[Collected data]
^^^^

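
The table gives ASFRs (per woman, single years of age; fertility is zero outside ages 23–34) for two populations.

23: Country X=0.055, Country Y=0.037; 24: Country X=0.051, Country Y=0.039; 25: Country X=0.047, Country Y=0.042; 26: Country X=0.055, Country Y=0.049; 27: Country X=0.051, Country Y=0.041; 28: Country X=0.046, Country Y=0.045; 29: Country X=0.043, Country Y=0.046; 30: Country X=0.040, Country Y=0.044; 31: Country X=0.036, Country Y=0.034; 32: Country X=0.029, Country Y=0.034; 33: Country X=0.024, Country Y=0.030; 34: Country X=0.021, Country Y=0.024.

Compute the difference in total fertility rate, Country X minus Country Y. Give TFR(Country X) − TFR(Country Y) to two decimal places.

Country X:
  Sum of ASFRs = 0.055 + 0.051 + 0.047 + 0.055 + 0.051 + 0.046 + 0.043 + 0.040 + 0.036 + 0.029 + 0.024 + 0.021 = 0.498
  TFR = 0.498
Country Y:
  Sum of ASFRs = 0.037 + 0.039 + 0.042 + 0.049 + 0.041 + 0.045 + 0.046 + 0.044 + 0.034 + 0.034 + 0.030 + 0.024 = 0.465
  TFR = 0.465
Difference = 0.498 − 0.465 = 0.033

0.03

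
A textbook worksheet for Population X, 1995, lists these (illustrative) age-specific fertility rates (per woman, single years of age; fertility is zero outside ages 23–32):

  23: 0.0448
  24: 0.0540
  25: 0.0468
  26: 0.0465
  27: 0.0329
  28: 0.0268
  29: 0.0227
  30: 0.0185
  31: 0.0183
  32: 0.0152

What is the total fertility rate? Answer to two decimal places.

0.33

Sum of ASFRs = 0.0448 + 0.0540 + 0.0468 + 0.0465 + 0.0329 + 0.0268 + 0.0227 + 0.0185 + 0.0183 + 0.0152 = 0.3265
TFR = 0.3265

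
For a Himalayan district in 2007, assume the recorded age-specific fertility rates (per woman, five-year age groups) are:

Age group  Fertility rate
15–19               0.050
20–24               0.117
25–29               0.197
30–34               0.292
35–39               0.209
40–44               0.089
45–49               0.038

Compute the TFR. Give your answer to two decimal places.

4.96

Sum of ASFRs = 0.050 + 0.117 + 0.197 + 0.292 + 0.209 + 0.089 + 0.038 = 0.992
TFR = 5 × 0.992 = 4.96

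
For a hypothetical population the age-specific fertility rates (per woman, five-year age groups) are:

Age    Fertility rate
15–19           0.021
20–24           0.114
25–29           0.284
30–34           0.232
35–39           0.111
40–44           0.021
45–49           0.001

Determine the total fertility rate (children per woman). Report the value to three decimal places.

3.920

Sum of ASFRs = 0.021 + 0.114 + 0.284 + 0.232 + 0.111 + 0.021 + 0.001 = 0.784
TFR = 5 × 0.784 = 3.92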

^^^^

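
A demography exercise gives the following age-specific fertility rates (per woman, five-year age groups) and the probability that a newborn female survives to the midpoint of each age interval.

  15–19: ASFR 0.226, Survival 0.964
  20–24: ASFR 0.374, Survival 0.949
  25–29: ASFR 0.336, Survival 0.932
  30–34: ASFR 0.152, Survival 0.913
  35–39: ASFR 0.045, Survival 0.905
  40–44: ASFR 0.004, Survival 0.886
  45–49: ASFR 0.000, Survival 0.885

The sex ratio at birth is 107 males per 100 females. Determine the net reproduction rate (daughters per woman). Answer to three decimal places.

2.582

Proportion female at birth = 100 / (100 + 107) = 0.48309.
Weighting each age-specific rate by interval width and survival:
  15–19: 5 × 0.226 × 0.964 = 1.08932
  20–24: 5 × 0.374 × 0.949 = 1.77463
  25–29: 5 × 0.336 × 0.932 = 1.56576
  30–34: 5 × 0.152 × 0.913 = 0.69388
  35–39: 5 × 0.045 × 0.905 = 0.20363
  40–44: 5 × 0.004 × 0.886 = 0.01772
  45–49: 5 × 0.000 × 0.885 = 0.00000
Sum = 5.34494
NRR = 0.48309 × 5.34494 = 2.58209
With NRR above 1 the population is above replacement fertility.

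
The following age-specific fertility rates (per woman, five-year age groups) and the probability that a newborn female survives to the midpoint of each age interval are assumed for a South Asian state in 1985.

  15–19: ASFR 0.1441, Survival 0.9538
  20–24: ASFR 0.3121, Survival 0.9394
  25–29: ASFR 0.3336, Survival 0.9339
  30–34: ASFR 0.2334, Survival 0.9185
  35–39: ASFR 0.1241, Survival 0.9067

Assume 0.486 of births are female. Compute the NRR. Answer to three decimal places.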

^^^^

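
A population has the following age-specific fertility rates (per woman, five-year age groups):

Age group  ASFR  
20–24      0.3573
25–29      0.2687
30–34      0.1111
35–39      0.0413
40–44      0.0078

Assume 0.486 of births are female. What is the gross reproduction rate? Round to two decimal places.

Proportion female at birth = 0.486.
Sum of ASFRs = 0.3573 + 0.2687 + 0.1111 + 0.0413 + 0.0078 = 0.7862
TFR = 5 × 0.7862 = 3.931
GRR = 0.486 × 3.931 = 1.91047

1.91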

^^^^

● WORK ORDER: Beginning at the line above with "15–19: ASFR 0.226, Survival 0.964" and finishing at the line with "45–49: ASFR 0.000, Survival 0.885", return each line exactly and return nothing else.

● EXERCISE RESPONSE:
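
  15–19: ASFR 0.226, Survival 0.964
  20–24: ASFR 0.374, Survival 0.949
  25–29: ASFR 0.336, Survival 0.932
  30–34: ASFR 0.152, Survival 0.913
  35–39: ASFR 0.045, Survival 0.905
  40–44: ASFR 0.004, Survival 0.886
  45–49: ASFR 0.000, Survival 0.885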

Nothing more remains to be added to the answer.